Collected data entries

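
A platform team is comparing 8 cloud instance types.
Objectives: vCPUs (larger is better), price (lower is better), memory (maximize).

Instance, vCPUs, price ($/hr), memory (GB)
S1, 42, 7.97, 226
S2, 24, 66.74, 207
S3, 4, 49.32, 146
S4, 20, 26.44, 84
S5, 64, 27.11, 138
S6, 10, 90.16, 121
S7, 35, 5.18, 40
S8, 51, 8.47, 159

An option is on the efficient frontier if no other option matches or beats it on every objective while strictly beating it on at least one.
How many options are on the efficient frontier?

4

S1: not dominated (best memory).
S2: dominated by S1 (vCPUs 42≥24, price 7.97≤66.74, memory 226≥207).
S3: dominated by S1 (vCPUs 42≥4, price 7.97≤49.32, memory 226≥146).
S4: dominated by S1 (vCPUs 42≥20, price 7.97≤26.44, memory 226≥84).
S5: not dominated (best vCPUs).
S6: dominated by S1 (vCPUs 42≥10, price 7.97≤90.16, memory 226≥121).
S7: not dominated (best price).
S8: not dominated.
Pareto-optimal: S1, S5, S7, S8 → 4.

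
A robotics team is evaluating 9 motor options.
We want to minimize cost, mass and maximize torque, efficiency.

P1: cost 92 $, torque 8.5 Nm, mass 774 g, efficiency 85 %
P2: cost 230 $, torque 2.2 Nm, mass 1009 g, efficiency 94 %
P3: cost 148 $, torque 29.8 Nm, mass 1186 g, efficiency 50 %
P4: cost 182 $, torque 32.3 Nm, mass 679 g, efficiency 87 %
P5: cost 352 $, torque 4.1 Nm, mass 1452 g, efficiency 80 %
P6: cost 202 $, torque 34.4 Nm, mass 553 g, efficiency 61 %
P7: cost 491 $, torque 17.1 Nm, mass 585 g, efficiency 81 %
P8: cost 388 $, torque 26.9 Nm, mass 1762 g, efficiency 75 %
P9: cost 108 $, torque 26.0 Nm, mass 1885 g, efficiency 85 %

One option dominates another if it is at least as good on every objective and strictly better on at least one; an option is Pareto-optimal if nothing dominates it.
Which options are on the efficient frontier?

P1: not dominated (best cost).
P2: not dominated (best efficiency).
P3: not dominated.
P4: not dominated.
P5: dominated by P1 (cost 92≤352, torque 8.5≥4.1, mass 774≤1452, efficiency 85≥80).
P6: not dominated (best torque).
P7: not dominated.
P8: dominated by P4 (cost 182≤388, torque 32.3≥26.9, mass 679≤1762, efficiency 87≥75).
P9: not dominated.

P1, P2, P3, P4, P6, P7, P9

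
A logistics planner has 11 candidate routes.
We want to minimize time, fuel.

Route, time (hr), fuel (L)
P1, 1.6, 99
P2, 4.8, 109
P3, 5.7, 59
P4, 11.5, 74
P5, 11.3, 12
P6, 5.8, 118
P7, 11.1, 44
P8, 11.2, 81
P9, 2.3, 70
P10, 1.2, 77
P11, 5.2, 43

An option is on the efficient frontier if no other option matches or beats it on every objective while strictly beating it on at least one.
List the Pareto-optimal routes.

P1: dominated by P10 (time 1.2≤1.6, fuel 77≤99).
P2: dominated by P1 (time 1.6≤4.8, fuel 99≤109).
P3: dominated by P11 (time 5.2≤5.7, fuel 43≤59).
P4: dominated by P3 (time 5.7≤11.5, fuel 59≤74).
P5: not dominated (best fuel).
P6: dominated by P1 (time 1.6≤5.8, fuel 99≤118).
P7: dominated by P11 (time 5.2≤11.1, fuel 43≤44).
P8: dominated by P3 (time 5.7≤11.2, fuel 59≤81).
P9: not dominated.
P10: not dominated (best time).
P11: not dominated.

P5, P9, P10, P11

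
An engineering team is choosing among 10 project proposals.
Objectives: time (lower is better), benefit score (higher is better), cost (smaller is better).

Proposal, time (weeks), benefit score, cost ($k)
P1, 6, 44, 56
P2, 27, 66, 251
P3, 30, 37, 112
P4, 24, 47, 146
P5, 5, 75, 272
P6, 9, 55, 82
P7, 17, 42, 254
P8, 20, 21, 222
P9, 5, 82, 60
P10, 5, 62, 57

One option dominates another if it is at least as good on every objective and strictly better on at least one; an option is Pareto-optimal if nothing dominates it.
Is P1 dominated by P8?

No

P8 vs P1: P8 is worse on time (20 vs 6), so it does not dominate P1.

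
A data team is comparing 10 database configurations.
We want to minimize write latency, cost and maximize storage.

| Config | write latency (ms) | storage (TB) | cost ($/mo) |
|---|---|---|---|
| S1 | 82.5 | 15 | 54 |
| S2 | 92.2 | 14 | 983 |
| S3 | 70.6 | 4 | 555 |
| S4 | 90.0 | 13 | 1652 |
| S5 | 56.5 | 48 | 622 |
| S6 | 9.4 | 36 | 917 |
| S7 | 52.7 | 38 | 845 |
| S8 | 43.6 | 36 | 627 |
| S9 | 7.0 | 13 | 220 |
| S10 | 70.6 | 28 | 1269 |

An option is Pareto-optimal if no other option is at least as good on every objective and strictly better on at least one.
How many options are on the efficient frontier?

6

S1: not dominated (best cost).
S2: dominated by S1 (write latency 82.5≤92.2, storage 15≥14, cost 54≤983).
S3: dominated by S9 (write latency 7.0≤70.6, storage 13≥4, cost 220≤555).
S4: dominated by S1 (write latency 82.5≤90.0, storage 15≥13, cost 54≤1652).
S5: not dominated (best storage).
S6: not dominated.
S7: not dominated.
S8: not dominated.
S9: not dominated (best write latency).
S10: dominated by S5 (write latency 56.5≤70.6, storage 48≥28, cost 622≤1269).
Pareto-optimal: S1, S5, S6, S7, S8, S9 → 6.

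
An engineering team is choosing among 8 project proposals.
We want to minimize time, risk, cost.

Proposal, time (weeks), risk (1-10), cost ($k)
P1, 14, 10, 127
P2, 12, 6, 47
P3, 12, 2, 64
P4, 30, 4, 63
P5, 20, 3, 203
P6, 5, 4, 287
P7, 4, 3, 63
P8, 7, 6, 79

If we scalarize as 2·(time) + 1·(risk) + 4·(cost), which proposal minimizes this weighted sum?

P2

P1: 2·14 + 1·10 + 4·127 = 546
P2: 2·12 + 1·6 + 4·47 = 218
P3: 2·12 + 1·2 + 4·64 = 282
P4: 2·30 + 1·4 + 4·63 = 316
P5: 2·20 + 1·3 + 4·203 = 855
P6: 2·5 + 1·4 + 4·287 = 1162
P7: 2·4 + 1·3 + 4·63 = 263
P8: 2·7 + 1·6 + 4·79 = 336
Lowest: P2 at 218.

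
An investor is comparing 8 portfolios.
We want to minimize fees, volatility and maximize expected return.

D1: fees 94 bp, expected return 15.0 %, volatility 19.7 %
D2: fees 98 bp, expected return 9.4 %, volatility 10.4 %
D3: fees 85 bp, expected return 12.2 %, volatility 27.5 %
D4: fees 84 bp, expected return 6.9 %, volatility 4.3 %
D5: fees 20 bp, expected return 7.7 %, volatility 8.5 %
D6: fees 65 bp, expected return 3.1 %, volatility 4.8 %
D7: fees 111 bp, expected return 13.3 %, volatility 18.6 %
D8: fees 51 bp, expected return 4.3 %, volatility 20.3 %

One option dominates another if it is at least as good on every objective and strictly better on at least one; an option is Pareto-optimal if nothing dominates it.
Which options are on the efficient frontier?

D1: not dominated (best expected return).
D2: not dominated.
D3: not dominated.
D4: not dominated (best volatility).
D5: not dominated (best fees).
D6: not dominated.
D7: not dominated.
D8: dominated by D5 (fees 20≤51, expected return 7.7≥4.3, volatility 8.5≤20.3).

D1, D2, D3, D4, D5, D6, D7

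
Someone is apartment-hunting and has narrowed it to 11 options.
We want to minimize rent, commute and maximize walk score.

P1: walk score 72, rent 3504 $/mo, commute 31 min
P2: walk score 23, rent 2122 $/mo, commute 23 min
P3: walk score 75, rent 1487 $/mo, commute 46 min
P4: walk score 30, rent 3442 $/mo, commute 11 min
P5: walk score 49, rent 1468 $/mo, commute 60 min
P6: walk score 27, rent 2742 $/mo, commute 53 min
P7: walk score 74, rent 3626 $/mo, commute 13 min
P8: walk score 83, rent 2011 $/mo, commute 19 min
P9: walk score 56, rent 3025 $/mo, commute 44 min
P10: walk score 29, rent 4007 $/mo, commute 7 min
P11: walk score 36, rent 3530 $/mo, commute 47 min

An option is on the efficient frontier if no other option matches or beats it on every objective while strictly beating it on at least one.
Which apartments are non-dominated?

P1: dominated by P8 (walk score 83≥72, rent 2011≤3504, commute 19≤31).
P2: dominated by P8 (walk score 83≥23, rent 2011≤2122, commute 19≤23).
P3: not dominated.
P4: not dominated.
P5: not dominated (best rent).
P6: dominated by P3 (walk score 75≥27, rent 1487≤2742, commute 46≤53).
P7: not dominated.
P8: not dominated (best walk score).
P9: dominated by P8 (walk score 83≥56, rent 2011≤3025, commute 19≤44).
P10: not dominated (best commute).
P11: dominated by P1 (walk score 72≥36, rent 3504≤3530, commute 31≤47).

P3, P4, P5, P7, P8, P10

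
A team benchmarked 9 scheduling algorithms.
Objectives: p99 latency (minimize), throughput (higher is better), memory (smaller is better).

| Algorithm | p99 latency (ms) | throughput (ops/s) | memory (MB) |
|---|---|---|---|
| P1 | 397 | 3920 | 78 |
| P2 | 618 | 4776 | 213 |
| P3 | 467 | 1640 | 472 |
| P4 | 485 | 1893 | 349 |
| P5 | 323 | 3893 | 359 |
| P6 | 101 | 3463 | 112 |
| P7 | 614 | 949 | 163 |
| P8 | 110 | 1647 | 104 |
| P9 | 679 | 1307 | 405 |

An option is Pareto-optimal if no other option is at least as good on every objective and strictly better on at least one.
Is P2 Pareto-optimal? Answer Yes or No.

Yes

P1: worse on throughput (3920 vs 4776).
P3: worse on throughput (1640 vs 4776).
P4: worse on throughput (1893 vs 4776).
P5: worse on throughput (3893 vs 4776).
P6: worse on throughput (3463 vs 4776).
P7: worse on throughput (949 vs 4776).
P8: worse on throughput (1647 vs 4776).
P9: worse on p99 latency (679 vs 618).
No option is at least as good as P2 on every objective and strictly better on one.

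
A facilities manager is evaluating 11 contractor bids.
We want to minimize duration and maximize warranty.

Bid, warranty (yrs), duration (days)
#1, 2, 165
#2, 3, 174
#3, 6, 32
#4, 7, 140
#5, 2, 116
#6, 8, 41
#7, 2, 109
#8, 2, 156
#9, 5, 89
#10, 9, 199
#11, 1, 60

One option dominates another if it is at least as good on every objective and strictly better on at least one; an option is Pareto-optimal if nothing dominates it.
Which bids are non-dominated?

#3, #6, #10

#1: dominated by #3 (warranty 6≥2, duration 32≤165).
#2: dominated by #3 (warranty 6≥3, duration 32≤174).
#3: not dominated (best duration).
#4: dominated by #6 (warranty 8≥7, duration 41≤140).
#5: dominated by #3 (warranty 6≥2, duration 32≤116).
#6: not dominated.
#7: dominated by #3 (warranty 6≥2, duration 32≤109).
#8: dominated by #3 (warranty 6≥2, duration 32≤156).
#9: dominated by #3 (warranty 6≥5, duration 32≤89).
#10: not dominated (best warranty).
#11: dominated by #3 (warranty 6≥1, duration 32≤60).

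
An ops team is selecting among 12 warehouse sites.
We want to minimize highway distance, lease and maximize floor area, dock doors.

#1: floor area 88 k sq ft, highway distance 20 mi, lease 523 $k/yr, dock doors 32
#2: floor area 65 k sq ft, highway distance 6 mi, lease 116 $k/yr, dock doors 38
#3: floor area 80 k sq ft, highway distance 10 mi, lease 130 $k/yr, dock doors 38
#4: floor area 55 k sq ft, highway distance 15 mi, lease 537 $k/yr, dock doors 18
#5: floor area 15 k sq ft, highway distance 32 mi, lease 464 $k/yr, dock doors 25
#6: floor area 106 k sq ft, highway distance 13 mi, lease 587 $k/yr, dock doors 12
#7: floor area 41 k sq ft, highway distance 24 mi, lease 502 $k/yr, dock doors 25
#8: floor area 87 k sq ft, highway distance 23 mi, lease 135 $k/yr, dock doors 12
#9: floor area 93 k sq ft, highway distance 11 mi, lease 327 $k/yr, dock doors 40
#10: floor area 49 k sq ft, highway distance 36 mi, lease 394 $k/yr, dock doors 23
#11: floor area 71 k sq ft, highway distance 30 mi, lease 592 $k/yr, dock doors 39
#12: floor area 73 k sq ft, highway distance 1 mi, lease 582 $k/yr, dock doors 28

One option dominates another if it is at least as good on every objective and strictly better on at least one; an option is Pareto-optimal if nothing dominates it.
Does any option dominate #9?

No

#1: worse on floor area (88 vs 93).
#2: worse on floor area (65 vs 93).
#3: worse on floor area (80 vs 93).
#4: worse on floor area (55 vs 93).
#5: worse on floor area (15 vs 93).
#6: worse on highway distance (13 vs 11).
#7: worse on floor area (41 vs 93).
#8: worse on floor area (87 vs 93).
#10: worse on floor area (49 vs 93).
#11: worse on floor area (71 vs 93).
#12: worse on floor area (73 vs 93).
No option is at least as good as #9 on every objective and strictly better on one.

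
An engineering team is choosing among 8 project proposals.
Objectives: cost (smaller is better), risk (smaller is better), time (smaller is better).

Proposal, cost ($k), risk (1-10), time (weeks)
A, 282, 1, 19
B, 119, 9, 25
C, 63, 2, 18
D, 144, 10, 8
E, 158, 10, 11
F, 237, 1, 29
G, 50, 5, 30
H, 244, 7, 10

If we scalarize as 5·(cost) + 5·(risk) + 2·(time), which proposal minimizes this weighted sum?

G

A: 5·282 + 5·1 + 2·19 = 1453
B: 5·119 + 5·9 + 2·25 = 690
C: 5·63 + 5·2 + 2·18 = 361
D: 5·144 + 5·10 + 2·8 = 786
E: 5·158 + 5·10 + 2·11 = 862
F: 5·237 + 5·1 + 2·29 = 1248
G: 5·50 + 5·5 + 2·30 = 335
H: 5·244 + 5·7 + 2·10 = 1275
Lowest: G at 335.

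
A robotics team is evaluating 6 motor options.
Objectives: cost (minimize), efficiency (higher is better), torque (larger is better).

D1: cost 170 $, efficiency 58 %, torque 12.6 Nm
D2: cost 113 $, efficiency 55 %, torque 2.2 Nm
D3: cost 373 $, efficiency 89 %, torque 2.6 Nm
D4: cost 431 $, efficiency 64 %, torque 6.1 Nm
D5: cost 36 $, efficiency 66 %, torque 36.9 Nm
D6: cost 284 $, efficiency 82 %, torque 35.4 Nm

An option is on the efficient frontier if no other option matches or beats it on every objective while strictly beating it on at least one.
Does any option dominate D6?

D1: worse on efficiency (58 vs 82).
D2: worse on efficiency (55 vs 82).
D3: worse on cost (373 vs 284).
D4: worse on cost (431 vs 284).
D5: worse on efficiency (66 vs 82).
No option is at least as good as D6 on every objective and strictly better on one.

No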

TASK OBJECTIVE
I'd like the lines above from the one with "#9: floor area" up to and including the one with "H, 244, 7, 10" copied exactly, with no other lines.

ANSWER BOX
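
#9: floor area 93 k sq ft, highway distance 11 mi, lease 327 $k/yr, dock doors 40
#10: floor area 49 k sq ft, highway distance 36 mi, lease 394 $k/yr, dock doors 23
#11: floor area 71 k sq ft, highway distance 30 mi, lease 592 $k/yr, dock doors 39
#12: floor area 73 k sq ft, highway distance 1 mi, lease 582 $k/yr, dock doors 28

One option dominates another if it is at least as good on every objective and strictly better on at least one; an option is Pareto-optimal if nothing dominates it.
Does any option dominate #9?

No

#1: worse on floor area (88 vs 93).
#2: worse on floor area (65 vs 93).
#3: worse on floor area (80 vs 93).
#4: worse on floor area (55 vs 93).
#5: worse on floor area (15 vs 93).
#6: worse on highway distance (13 vs 11).
#7: worse on floor area (41 vs 93).
#8: worse on floor area (87 vs 93).
#10: worse on floor area (49 vs 93).
#11: worse on floor area (71 vs 93).
#12: worse on floor area (73 vs 93).
No option is at least as good as #9 on every objective and strictly better on one.

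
An engineering team is choosing among 8 project proposals.
Objectives: cost (smaller is better), risk (smaller is better), time (smaller is better).

Proposal, cost ($k), risk (1-10), time (weeks)
A, 282, 1, 19
B, 119, 9, 25
C, 63, 2, 18
D, 144, 10, 8
E, 158, 10, 11
F, 237, 1, 29
G, 50, 5, 30
H, 244, 7, 10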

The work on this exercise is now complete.